(Data for this task Opens)
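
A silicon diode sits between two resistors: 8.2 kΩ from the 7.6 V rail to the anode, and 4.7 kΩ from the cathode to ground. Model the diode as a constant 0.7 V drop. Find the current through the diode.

I ≈ 0.53 mA

The two resistors are in series with the diode, so KVL gives 7.6 = I·8.2 + 0.7 + I·4.7.
I = (7.6 − 0.7) / (8.2 + 4.7) kΩ = 6.9 / 12.9 = 0.535 mA.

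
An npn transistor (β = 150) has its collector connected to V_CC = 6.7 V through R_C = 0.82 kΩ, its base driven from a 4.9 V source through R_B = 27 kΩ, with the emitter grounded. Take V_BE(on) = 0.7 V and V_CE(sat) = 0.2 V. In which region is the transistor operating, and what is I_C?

saturation; I_C ≈ 7.9 mA

Assume active: I_B = (4.9 − 0.7)/27 = 0.156 mA, giving I_C = β·I_B = 23.3 mA.
But then V_CE = 6.7 − 23.3×0.82 = -12.4 V < V_CE(sat) = 0.2 V — impossible in the active region.
So the transistor is saturated. With V_CE = 0.2 V, I_C = (V_CC − 0.2)/R_C = 6.5/0.82 = 7.93 mA.
Check: β·I_B = 23.3 mA > I_C = 7.93 mA, confirming saturation.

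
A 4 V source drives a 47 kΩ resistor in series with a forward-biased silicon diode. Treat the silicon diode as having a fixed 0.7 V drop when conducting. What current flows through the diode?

KVL around the loop: 4 = V_D + I·R = 0.7 + I × 47 kΩ.
So I = (4 − 0.7) / 47 kΩ = 3.3 / 47 = 0.0702 mA.

I ≈ 0.07 mA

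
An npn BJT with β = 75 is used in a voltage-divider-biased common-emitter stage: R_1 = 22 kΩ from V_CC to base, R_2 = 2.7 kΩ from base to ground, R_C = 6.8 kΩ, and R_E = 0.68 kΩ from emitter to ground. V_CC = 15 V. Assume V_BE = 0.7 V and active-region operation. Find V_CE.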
(Data for this task Closes)
What you have to do:
The answer is the run of lines that starts at the one containing "An npn transistor" and ends at the last line of the material, reproduced exactly.

Answer area:
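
An npn transistor (β = 150) has its collector connected to V_CC = 6.7 V through R_C = 0.82 kΩ, its base driven from a 4.9 V source through R_B = 27 kΩ, with the emitter grounded. Take V_BE(on) = 0.7 V and V_CE(sat) = 0.2 V. In which region is the transistor operating, and what is I_C?

saturation; I_C ≈ 7.9 mA

Assume active: I_B = (4.9 − 0.7)/27 = 0.156 mA, giving I_C = β·I_B = 23.3 mA.
But then V_CE = 6.7 − 23.3×0.82 = -12.4 V < V_CE(sat) = 0.2 V — impossible in the active region.
So the transistor is saturated. With V_CE = 0.2 V, I_C = (V_CC − 0.2)/R_C = 6.5/0.82 = 7.93 mA.
Check: β·I_B = 23.3 mA > I_C = 7.93 mA, confirming saturation.

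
A 4 V source drives a 47 kΩ resistor in series with a forward-biased silicon diode. Treat the silicon diode as having a fixed 0.7 V drop when conducting. What current flows through the diode?

KVL around the loop: 4 = V_D + I·R = 0.7 + I × 47 kΩ.
So I = (4 − 0.7) / 47 kΩ = 3.3 / 47 = 0.0702 mA.

I ≈ 0.07 mA

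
An npn BJT with β = 75 is used in a voltage-divider-biased common-emitter stage: R_1 = 22 kΩ from V_CC to base, R_2 = 2.7 kΩ from base to ground, R_C = 6.8 kΩ, and R_E = 0.68 kΩ from emitter to ground. V_CC = 15 V. Assume V_BE = 0.7 V and active-region operation. Find V_CE.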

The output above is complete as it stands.